→ **PROBLEM**: From the line containing "Let p = 5, A" to the last line of the records, please reproduce every line exactly and nothing more.
*** Opening INPUT MATERIAL ***
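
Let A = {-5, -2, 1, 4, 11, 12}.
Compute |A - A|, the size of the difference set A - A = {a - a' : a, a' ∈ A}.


A - A = {a - a' : a, a' ∈ A}; |A| = 6.
Bounds: 2|A|-1 ≤ |A - A| ≤ |A|² - |A| + 1, i.e. 11 ≤ |A - A| ≤ 31.
Note: 0 ∈ A - A always (from a - a). The set is symmetric: if d ∈ A - A then -d ∈ A - A.
Enumerate nonzero differences d = a - a' with a > a' (then include -d):
Positive differences: {1, 3, 6, 7, 8, 9, 10, 11, 13, 14, 16, 17}
Full difference set: {0} ∪ (positive diffs) ∪ (negative diffs).
|A - A| = 1 + 2·12 = 25 (matches direct enumeration: 25).

|A - A| = 25


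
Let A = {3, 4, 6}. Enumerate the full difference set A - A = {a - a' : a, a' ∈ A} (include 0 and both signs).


A - A = {a - a' : a, a' ∈ A}.
Compute a - a' for each ordered pair (a, a'):
a = 3: 3-3=0, 3-4=-1, 3-6=-3
a = 4: 4-3=1, 4-4=0, 4-6=-2
a = 6: 6-3=3, 6-4=2, 6-6=0
Collecting distinct values (and noting 0 appears from a-a):
A - A = {-3, -2, -1, 0, 1, 2, 3}
|A - A| = 7

A - A = {-3, -2, -1, 0, 1, 2, 3}


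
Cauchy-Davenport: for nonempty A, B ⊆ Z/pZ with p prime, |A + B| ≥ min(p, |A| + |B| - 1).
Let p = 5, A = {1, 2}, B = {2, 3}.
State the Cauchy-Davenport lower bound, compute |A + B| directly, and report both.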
*** Closing INPUT MATERIAL ***
→ **RESULT OF THIS TASK**:
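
Let p = 5, A = {1, 2}, B = {2, 3}.
State the Cauchy-Davenport lower bound, compute |A + B| directly, and report both.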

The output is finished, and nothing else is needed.